Task directions — Nothing but a full, exact copy of the data is needed.

[Opening Information shown section]

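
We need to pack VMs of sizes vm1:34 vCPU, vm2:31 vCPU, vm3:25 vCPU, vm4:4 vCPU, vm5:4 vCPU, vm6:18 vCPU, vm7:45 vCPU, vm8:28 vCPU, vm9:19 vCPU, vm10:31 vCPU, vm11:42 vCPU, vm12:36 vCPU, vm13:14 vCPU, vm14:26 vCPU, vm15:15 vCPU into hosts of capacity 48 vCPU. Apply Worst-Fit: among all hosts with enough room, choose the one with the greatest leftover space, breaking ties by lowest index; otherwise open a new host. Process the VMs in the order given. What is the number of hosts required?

Put vm1 (34 vCPU) in host 1; 14 vCPU remain.
Put vm2 (31 vCPU) in host 2; 17 vCPU remain.
Put vm3 (25 vCPU) in host 3; 23 vCPU remain.
Put vm4 (4 vCPU) in host 3; 19 vCPU remain.
Put vm5 (4 vCPU) in host 3; 15 vCPU remain.
Put vm6 (18 vCPU) in host 4; 30 vCPU remain.
Put vm7 (45 vCPU) in host 5; 3 vCPU remain.
Put vm8 (28 vCPU) in host 4; 2 vCPU remain.
Put vm9 (19 vCPU) in host 6; 29 vCPU remain.
Put vm10 (31 vCPU) in host 7; 17 vCPU remain.
Put vm11 (42 vCPU) in host 8; 6 vCPU remain.
Put vm12 (36 vCPU) in host 9; 12 vCPU remain.
Put vm13 (14 vCPU) in host 6; 15 vCPU remain.
Put vm14 (26 vCPU) in host 10; 22 vCPU remain.
Put vm15 (15 vCPU) in host 10; 7 vCPU remain.

10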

[Closing Information shown section]

Problem solution —
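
We need to pack VMs of sizes vm1:34 vCPU, vm2:31 vCPU, vm3:25 vCPU, vm4:4 vCPU, vm5:4 vCPU, vm6:18 vCPU, vm7:45 vCPU, vm8:28 vCPU, vm9:19 vCPU, vm10:31 vCPU, vm11:42 vCPU, vm12:36 vCPU, vm13:14 vCPU, vm14:26 vCPU, vm15:15 vCPU into hosts of capacity 48 vCPU. Apply Worst-Fit: among all hosts with enough room, choose the one with the greatest leftover space, breaking ties by lowest index; otherwise open a new host. Process the VMs in the order given. What is the number of hosts required?

Put vm1 (34 vCPU) in host 1; 14 vCPU remain.
Put vm2 (31 vCPU) in host 2; 17 vCPU remain.
Put vm3 (25 vCPU) in host 3; 23 vCPU remain.
Put vm4 (4 vCPU) in host 3; 19 vCPU remain.
Put vm5 (4 vCPU) in host 3; 15 vCPU remain.
Put vm6 (18 vCPU) in host 4; 30 vCPU remain.
Put vm7 (45 vCPU) in host 5; 3 vCPU remain.
Put vm8 (28 vCPU) in host 4; 2 vCPU remain.
Put vm9 (19 vCPU) in host 6; 29 vCPU remain.
Put vm10 (31 vCPU) in host 7; 17 vCPU remain.
Put vm11 (42 vCPU) in host 8; 6 vCPU remain.
Put vm12 (36 vCPU) in host 9; 12 vCPU remain.
Put vm13 (14 vCPU) in host 6; 15 vCPU remain.
Put vm14 (26 vCPU) in host 10; 22 vCPU remain.
Put vm15 (15 vCPU) in host 10; 7 vCPU remain.

10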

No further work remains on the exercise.